** WHAT THE TASK REQUIRES **
The answer must be the complete listing, reproduced exactly.

** RECORD EXCERPTS **
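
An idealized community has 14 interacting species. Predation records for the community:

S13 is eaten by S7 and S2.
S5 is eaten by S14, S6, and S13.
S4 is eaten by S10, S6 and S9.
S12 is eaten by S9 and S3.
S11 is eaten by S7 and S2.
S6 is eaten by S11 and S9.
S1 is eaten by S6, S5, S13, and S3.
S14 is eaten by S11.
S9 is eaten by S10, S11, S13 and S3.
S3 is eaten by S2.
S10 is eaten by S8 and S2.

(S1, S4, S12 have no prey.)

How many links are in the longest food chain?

One longest chain: S1 → S5 → S6 → S9 → S11 → S2.
It has 6 species and 5 links.

5 links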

** RESPONSE TO THIS TASK **
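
An idealized community has 14 interacting species. Predation records for the community:

S13 is eaten by S7 and S2.
S5 is eaten by S14, S6, and S13.
S4 is eaten by S10, S6 and S9.
S12 is eaten by S9 and S3.
S11 is eaten by S7 and S2.
S6 is eaten by S11 and S9.
S1 is eaten by S6, S5, S13, and S3.
S14 is eaten by S11.
S9 is eaten by S10, S11, S13 and S3.
S3 is eaten by S2.
S10 is eaten by S8 and S2.

(S1, S4, S12 have no prey.)

How many links are in the longest food chain?

One longest chain: S1 → S5 → S6 → S9 → S11 → S2.
It has 6 species and 5 links.

5 links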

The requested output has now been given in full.